▶ Work to complete
An exact reprint of all the records is the expected answer.

▶ Data for this exercise
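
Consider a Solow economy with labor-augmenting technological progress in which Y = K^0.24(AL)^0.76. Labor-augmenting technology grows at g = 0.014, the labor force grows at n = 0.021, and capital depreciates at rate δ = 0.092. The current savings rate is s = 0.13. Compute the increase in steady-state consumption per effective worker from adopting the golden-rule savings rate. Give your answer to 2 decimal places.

The effective depreciation rate is n + g + δ = 0.021 + 0.014 + 0.092 = 0.127.
Current steady state (s = 0.13): k* = (0.13/0.127)^(1/0.76) ≈ 1.0312, y* = 1.0312^0.24 ≈ 1.0074, c* = (1−0.13)·1.0074 ≈ 0.8764.
Setting f'(k) = n+g+δ gives 0.24·k^(0.24−1) = 0.127, hence k_gold = (0.24/0.127)^(1/0.76) ≈ 2.3104.
y_gold = 2.3104^0.24 ≈ 1.2226, c_gold = y_gold − 0.127·k_gold ≈ 0.9292.
Gain: Δc = 0.9292 − 0.8764 ≈ 0.0527.

Δc ≈ 0.05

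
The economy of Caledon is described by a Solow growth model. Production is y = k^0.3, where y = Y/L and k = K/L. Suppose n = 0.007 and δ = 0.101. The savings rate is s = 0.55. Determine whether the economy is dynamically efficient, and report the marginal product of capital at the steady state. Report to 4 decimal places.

dynamically inefficient; MPK ≈ 0.0589

The effective depreciation rate is n + δ = 0.007 + 0.101 = 0.108.
Steady-state k*: s·k^0.3 = 0.108·k gives k* = (0.55/0.108)^(1/0.7) ≈ 10.2309.
MPK = 0.3·10.2309^(-0.7) ≈ 0.0589.
MPK < n+δ = 0.108, so the economy is dynamically inefficient (over-saving).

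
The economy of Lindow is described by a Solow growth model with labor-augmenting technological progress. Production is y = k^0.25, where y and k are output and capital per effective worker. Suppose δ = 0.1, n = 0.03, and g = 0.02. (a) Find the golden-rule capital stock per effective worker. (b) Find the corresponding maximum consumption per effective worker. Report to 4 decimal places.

(a) k_gold ≈ 1.9761; (b) c_gold ≈ 0.8892

Capital per effective worker breaks even when investment replaces (n + g + δ)·k; here n + g + δ = 0.15.
Setting f'(k) = n+g+δ gives 0.25·k^(0.25−1) = 0.15, hence k_gold = (0.25/0.15)^(1/0.75) ≈ 1.9761.
y_gold = 1.9761^0.25 ≈ 1.1856; c_gold = y_gold − 0.15·k_gold ≈ 0.8892.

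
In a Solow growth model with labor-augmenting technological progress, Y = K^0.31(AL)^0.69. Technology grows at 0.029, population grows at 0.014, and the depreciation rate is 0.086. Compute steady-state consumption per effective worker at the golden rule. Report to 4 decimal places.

c_gold ≈ 1.0231

Capital per effective worker breaks even when investment replaces (n + g + δ)·k; here n + g + δ = 0.129.
Maximizing c = f(k) − (n+g+δ)·k gives f'(k) = n+g+δ, i.e. 0.31·k^(0.31−1) = 0.129, so k_gold = (0.31/0.129)^(1/0.69) ≈ 3.5632.
y_gold = 3.5632^0.31 ≈ 1.4828.
c_gold = y_gold − (n+g+δ)·k_gold = 1.4828 − 0.129·3.5632 ≈ 1.0231.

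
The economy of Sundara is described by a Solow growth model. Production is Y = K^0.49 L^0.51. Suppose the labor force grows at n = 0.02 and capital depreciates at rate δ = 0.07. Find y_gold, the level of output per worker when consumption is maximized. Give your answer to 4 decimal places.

y_gold ≈ 5.0944

n + δ = 0.02 + 0.07 = 0.09.
Setting f'(k) = n+δ gives 0.49·k^(0.49−1) = 0.09, hence k_gold = (0.49/0.09)^(1/0.51) ≈ 27.7362.
Output: y_gold = k_gold^0.49 = 27.7362^0.49 ≈ 5.0944.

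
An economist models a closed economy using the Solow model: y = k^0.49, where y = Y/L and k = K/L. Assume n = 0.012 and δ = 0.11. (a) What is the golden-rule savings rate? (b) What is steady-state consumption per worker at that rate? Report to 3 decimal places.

n + δ = 0.012 + 0.11 = 0.122.
For Cobb-Douglas, s_gold equals capital's share: s_gold = 0.49.
At the golden rule the marginal product of capital equals n+δ: 0.49·k^(0.49−1) = 0.122. Solving, k_gold = (0.49/0.122)^(1/0.51) ≈ 15.2754.
y_gold = 15.2754^0.49 ≈ 3.8033; c_gold = (1−0.49)·y_gold ≈ 1.9397.

(a) s_gold = 0.490; (b) c_gold ≈ 1.940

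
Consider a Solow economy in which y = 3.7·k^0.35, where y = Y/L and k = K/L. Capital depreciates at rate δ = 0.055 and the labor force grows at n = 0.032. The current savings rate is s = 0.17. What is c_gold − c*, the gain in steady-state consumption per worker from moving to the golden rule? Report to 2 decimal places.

Capital per worker breaks even when investment replaces (n + δ)·k; here n + δ = 0.087.
Current steady state (s = 0.17): k* = (0.17·3.7/0.087)^(1/0.65) ≈ 20.9769, y* = 3.7·20.9769^0.35 ≈ 10.7352, c* = (1−0.17)·10.7352 ≈ 8.9102.
Setting f'(k) = n+δ gives 0.35·3.7·k^(0.35−1) = 0.087, hence k_gold = (0.35·3.7/0.087)^(1/0.65) ≈ 63.7135.
y_gold = 3.7·63.7135^0.35 ≈ 15.8374, c_gold = y_gold − 0.087·k_gold ≈ 10.2943.
Gain: Δc = 10.2943 − 8.9102 ≈ 1.3841.

Δc ≈ 1.38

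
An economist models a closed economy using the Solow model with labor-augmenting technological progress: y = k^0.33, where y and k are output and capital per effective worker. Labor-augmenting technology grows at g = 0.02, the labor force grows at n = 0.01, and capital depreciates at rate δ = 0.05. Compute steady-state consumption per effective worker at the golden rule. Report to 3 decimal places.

c_gold ≈ 1.346

Break-even investment rate: n + g + δ = 0.01 + 0.02 + 0.05 = 0.08.
Golden rule sets MPK = n+g+δ: 0.33·k^(0.33−1) = 0.08, so k_gold = (0.33/0.08)^(1/0.67) ≈ 8.2898.
y_gold = 8.2898^0.33 ≈ 2.0096.
c_gold = y_gold − (n+g+δ)·k_gold = 2.0096 − 0.08·8.2898 ≈ 1.3465.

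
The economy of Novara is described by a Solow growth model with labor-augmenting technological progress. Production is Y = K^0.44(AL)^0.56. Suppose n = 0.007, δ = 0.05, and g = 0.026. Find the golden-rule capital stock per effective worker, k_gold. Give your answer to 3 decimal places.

k_gold ≈ 19.657

Capital per effective worker breaks even when investment replaces (n + g + δ)·k; here n + g + δ = 0.083.
At the golden rule the marginal product of capital equals n+g+δ: 0.44·k^(0.44−1) = 0.083. Solving, k_gold = (0.44/0.083)^(1/0.56) ≈ 19.6574.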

▶ Result
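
Consider a Solow economy with labor-augmenting technological progress in which Y = K^0.24(AL)^0.76. Labor-augmenting technology grows at g = 0.014, the labor force grows at n = 0.021, and capital depreciates at rate δ = 0.092. The current savings rate is s = 0.13. Compute the increase in steady-state consumption per effective worker from adopting the golden-rule savings rate. Give your answer to 2 decimal places.

The effective depreciation rate is n + g + δ = 0.021 + 0.014 + 0.092 = 0.127.
Current steady state (s = 0.13): k* = (0.13/0.127)^(1/0.76) ≈ 1.0312, y* = 1.0312^0.24 ≈ 1.0074, c* = (1−0.13)·1.0074 ≈ 0.8764.
Setting f'(k) = n+g+δ gives 0.24·k^(0.24−1) = 0.127, hence k_gold = (0.24/0.127)^(1/0.76) ≈ 2.3104.
y_gold = 2.3104^0.24 ≈ 1.2226, c_gold = y_gold − 0.127·k_gold ≈ 0.9292.
Gain: Δc = 0.9292 − 0.8764 ≈ 0.0527.

Δc ≈ 0.05

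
The economy of Caledon is described by a Solow growth model. Production is y = k^0.3, where y = Y/L and k = K/L. Suppose n = 0.007 and δ = 0.101. The savings rate is s = 0.55. Determine whether the economy is dynamically efficient, and report the marginal product of capital at the steady state. Report to 4 decimal places.

dynamically inefficient; MPK ≈ 0.0589

The effective depreciation rate is n + δ = 0.007 + 0.101 = 0.108.
Steady-state k*: s·k^0.3 = 0.108·k gives k* = (0.55/0.108)^(1/0.7) ≈ 10.2309.
MPK = 0.3·10.2309^(-0.7) ≈ 0.0589.
MPK < n+δ = 0.108, so the economy is dynamically inefficient (over-saving).

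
The economy of Lindow is described by a Solow growth model with labor-augmenting technological progress. Production is y = k^0.25, where y and k are output and capital per effective worker. Suppose δ = 0.1, n = 0.03, and g = 0.02. (a) Find the golden-rule capital stock per effective worker. (b) Find the corresponding maximum consumption per effective worker. Report to 4 decimal places.

(a) k_gold ≈ 1.9761; (b) c_gold ≈ 0.8892

Capital per effective worker breaks even when investment replaces (n + g + δ)·k; here n + g + δ = 0.15.
Setting f'(k) = n+g+δ gives 0.25·k^(0.25−1) = 0.15, hence k_gold = (0.25/0.15)^(1/0.75) ≈ 1.9761.
y_gold = 1.9761^0.25 ≈ 1.1856; c_gold = y_gold − 0.15·k_gold ≈ 0.8892.

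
In a Solow growth model with labor-augmenting technological progress, Y = K^0.31(AL)^0.69. Technology grows at 0.029, population grows at 0.014, and the depreciation rate is 0.086. Compute steady-state consumption per effective worker at the golden rule. Report to 4 decimal places.

c_gold ≈ 1.0231

Capital per effective worker breaks even when investment replaces (n + g + δ)·k; here n + g + δ = 0.129.
Maximizing c = f(k) − (n+g+δ)·k gives f'(k) = n+g+δ, i.e. 0.31·k^(0.31−1) = 0.129, so k_gold = (0.31/0.129)^(1/0.69) ≈ 3.5632.
y_gold = 3.5632^0.31 ≈ 1.4828.
c_gold = y_gold − (n+g+δ)·k_gold = 1.4828 − 0.129·3.5632 ≈ 1.0231.

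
The economy of Sundara is described by a Solow growth model. Production is Y = K^0.49 L^0.51. Suppose the labor force grows at n = 0.02 and capital depreciates at rate δ = 0.07. Find y_gold, the level of output per worker when consumption is maximized. Give your answer to 4 decimal places.

y_gold ≈ 5.0944

n + δ = 0.02 + 0.07 = 0.09.
Setting f'(k) = n+δ gives 0.49·k^(0.49−1) = 0.09, hence k_gold = (0.49/0.09)^(1/0.51) ≈ 27.7362.
Output: y_gold = k_gold^0.49 = 27.7362^0.49 ≈ 5.0944.

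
An economist models a closed economy using the Solow model: y = k^0.49, where y = Y/L and k = K/L. Assume n = 0.012 and δ = 0.11. (a) What is the golden-rule savings rate? (b) What is steady-state consumption per worker at that rate? Report to 3 decimal places.

n + δ = 0.012 + 0.11 = 0.122.
For Cobb-Douglas, s_gold equals capital's share: s_gold = 0.49.
At the golden rule the marginal product of capital equals n+δ: 0.49·k^(0.49−1) = 0.122. Solving, k_gold = (0.49/0.122)^(1/0.51) ≈ 15.2754.
y_gold = 15.2754^0.49 ≈ 3.8033; c_gold = (1−0.49)·y_gold ≈ 1.9397.

(a) s_gold = 0.490; (b) c_gold ≈ 1.940

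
Consider a Solow economy in which y = 3.7·k^0.35, where y = Y/L and k = K/L. Capital depreciates at rate δ = 0.055 and the labor force grows at n = 0.032. The current savings rate is s = 0.17. What is c_gold − c*, the gain in steady-state consumption per worker from moving to the golden rule? Report to 2 decimal places.

Capital per worker breaks even when investment replaces (n + δ)·k; here n + δ = 0.087.
Current steady state (s = 0.17): k* = (0.17·3.7/0.087)^(1/0.65) ≈ 20.9769, y* = 3.7·20.9769^0.35 ≈ 10.7352, c* = (1−0.17)·10.7352 ≈ 8.9102.
Setting f'(k) = n+δ gives 0.35·3.7·k^(0.35−1) = 0.087, hence k_gold = (0.35·3.7/0.087)^(1/0.65) ≈ 63.7135.
y_gold = 3.7·63.7135^0.35 ≈ 15.8374, c_gold = y_gold − 0.087·k_gold ≈ 10.2943.
Gain: Δc = 10.2943 − 8.9102 ≈ 1.3841.

Δc ≈ 1.38

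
An economist models a closed economy using the Solow model with labor-augmenting technological progress: y = k^0.33, where y and k are output and capital per effective worker. Labor-augmenting technology grows at g = 0.02, the labor force grows at n = 0.01, and capital depreciates at rate δ = 0.05. Compute steady-state consumption per effective worker at the golden rule. Report to 3 decimal places.

c_gold ≈ 1.346

Break-even investment rate: n + g + δ = 0.01 + 0.02 + 0.05 = 0.08.
Golden rule sets MPK = n+g+δ: 0.33·k^(0.33−1) = 0.08, so k_gold = (0.33/0.08)^(1/0.67) ≈ 8.2898.
y_gold = 8.2898^0.33 ≈ 2.0096.
c_gold = y_gold − (n+g+δ)·k_gold = 2.0096 − 0.08·8.2898 ≈ 1.3465.

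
The economy of Novara is described by a Solow growth model with labor-augmenting technological progress. Production is Y = K^0.44(AL)^0.56. Suppose n = 0.007, δ = 0.05, and g = 0.026. Find the golden-rule capital stock per effective worker, k_gold. Give your answer to 3 decimal places.

k_gold ≈ 19.657

Capital per effective worker breaks even when investment replaces (n + g + δ)·k; here n + g + δ = 0.083.
At the golden rule the marginal product of capital equals n+g+δ: 0.44·k^(0.44−1) = 0.083. Solving, k_gold = (0.44/0.083)^(1/0.56) ≈ 19.6574.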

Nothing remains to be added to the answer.